━━━━━ SUPPLIED ENTRIES ━━━━━

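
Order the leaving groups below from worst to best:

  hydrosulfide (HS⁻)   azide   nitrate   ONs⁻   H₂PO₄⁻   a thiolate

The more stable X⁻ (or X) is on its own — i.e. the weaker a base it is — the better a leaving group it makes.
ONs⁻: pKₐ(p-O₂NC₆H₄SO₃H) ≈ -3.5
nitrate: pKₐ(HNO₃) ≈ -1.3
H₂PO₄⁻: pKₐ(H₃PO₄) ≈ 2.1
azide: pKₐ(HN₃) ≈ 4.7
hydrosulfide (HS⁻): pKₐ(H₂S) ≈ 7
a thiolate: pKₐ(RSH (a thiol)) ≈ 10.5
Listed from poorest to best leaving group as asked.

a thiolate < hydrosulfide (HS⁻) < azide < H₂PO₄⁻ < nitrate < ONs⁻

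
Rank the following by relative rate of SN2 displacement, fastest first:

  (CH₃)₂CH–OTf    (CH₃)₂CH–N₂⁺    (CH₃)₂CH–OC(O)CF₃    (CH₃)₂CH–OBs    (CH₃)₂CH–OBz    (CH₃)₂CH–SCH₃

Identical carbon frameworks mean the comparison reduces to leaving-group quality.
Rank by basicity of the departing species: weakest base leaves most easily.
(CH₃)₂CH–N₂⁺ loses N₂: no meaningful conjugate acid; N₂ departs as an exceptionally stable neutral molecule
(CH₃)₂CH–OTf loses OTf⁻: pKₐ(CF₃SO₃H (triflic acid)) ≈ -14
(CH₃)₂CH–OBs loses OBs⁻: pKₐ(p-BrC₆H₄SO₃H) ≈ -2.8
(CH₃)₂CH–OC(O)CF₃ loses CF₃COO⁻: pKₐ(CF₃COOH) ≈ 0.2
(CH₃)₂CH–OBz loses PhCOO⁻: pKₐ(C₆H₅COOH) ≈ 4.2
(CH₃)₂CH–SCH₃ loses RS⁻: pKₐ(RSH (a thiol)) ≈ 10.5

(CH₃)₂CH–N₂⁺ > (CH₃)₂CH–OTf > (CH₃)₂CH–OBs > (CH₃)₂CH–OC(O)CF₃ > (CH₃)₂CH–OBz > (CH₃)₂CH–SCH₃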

━━━━━
━━━━━ SUPPLIED ENTRIES ━━━━━

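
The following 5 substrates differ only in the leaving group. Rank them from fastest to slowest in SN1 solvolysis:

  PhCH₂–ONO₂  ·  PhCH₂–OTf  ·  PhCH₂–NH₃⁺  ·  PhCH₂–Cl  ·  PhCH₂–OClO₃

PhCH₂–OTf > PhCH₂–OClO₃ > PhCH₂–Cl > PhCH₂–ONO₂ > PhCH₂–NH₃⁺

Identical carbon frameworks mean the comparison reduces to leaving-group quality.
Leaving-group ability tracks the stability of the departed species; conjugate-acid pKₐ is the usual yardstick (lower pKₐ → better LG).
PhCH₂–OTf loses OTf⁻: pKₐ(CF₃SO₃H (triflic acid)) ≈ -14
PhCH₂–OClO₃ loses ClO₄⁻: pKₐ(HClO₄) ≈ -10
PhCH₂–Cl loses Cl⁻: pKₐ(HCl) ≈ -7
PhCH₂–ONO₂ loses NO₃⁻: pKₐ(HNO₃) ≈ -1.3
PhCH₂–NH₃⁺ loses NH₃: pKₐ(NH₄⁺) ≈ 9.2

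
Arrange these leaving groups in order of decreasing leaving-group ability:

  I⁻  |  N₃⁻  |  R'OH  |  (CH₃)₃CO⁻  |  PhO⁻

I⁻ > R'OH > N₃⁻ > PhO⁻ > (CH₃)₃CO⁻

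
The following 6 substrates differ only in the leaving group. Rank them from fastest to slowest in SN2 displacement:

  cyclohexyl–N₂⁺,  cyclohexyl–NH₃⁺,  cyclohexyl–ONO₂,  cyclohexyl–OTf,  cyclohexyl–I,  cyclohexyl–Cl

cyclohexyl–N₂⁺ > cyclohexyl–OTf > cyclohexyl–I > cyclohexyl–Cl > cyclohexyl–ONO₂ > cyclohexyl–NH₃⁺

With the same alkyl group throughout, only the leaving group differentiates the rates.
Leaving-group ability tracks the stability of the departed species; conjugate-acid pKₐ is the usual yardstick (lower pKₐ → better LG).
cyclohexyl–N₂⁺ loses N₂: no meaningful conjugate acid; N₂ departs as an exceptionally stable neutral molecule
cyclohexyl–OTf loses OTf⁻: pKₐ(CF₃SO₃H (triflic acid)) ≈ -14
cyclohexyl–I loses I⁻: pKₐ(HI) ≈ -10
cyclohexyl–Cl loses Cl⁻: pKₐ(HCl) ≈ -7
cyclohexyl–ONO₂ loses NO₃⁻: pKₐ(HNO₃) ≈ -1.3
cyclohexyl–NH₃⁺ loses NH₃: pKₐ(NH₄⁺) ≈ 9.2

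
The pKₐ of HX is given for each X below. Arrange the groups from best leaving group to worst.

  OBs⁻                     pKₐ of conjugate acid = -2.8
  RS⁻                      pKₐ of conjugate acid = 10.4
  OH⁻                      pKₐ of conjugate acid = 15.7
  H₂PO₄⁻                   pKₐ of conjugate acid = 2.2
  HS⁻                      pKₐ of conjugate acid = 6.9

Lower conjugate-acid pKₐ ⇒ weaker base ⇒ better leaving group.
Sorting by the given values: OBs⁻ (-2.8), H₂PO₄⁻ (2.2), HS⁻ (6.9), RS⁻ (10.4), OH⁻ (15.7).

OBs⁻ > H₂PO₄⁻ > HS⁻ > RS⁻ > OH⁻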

━━━━━

_TASK TO CARRY OUT:_
For each line in the entries that holds "slowest", return that line.

_FINAL ANSWER:_
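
The following 5 substrates differ only in the leaving group. Rank them from fastest to slowest in SN1 solvolysis:
The following 6 substrates differ only in the leaving group. Rank them from fastest to slowest in SN2 displacement: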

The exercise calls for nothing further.